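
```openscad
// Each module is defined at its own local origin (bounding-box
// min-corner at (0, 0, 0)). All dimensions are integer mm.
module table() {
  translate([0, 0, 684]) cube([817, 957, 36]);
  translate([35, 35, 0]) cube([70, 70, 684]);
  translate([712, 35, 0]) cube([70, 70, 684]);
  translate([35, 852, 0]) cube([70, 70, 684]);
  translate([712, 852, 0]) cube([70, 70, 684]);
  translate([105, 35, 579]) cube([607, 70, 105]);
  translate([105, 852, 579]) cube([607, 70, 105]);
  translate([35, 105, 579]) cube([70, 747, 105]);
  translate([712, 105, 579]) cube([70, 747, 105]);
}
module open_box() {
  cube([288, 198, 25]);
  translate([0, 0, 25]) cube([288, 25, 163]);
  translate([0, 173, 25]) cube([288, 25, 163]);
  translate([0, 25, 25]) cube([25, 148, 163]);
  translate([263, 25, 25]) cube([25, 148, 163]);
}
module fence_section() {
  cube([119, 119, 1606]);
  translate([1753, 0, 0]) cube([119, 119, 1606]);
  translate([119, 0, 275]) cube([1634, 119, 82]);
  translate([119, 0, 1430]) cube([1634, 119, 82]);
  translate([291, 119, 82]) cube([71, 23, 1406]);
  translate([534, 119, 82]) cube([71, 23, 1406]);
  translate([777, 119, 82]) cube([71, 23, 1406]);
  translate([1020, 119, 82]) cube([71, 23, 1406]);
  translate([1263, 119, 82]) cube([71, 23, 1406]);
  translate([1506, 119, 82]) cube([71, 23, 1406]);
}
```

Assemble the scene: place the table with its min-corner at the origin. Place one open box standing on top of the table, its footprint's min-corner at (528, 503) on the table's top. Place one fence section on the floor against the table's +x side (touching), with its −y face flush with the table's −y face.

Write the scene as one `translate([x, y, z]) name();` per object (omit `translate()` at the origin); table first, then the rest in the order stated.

table();
translate([528, 503, 720]) open_box();
translate([817, 0, 0]) fence_section();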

━━━━━━━━

# Instructions to follow
The number of lines in the data that hold "module" must be the entire answer.

# Exercise output
4